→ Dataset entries
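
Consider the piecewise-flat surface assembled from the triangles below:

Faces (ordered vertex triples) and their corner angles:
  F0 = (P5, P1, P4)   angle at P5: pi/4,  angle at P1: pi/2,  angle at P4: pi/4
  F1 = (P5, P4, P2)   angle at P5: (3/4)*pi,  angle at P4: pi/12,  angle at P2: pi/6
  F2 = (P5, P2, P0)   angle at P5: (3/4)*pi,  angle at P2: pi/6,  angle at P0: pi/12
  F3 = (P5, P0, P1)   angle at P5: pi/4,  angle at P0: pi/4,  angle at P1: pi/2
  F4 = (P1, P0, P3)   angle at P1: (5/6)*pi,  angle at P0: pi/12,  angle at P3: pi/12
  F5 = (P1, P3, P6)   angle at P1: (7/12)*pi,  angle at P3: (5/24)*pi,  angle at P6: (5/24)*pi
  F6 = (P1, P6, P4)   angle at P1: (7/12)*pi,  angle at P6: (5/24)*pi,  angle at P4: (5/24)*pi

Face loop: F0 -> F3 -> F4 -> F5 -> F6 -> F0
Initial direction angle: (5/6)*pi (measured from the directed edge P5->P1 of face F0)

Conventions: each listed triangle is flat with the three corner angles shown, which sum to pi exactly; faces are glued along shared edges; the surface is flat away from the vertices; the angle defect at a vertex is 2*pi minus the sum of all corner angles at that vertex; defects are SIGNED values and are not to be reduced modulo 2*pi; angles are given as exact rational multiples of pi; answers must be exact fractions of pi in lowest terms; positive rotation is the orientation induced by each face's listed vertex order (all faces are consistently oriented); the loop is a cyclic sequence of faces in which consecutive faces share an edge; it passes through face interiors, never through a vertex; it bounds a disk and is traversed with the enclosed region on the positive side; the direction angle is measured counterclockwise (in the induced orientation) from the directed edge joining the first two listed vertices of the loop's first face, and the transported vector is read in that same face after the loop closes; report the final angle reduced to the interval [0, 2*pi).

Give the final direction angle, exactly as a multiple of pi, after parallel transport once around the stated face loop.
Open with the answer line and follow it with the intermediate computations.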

→ HOW TO COMPLETE THIS TASK
Word for word, write out each of the records above.

→ ANSWER TO THIS TASK
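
Consider the piecewise-flat surface assembled from the triangles below:

Faces (ordered vertex triples) and their corner angles:
  F0 = (P5, P1, P4)   angle at P5: pi/4,  angle at P1: pi/2,  angle at P4: pi/4
  F1 = (P5, P4, P2)   angle at P5: (3/4)*pi,  angle at P4: pi/12,  angle at P2: pi/6
  F2 = (P5, P2, P0)   angle at P5: (3/4)*pi,  angle at P2: pi/6,  angle at P0: pi/12
  F3 = (P5, P0, P1)   angle at P5: pi/4,  angle at P0: pi/4,  angle at P1: pi/2
  F4 = (P1, P0, P3)   angle at P1: (5/6)*pi,  angle at P0: pi/12,  angle at P3: pi/12
  F5 = (P1, P3, P6)   angle at P1: (7/12)*pi,  angle at P3: (5/24)*pi,  angle at P6: (5/24)*pi
  F6 = (P1, P6, P4)   angle at P1: (7/12)*pi,  angle at P6: (5/24)*pi,  angle at P4: (5/24)*pi

Face loop: F0 -> F3 -> F4 -> F5 -> F6 -> F0
Initial direction angle: (5/6)*pi (measured from the directed edge P5->P1 of face F0)

Conventions: each listed triangle is flat with the three corner angles shown, which sum to pi exactly; faces are glued along shared edges; the surface is flat away from the vertices; the angle defect at a vertex is 2*pi minus the sum of all corner angles at that vertex; defects are SIGNED values and are not to be reduced modulo 2*pi; angles are given as exact rational multiples of pi; answers must be exact fractions of pi in lowest terms; positive rotation is the orientation induced by each face's listed vertex order (all faces are consistently oriented); the loop is a cyclic sequence of faces in which consecutive faces share an edge; it passes through face interiors, never through a vertex; it bounds a disk and is traversed with the enclosed region on the positive side; the direction angle is measured counterclockwise (in the induced orientation) from the directed edge joining the first two listed vertices of the loop's first face, and the transported vector is read in that same face after the loop closes; report the final angle reduced to the interval [0, 2*pi).

Give the final direction angle, exactly as a multiple of pi, after parallel transport once around the stated face loop.
Open with the answer line and follow it with the intermediate computations.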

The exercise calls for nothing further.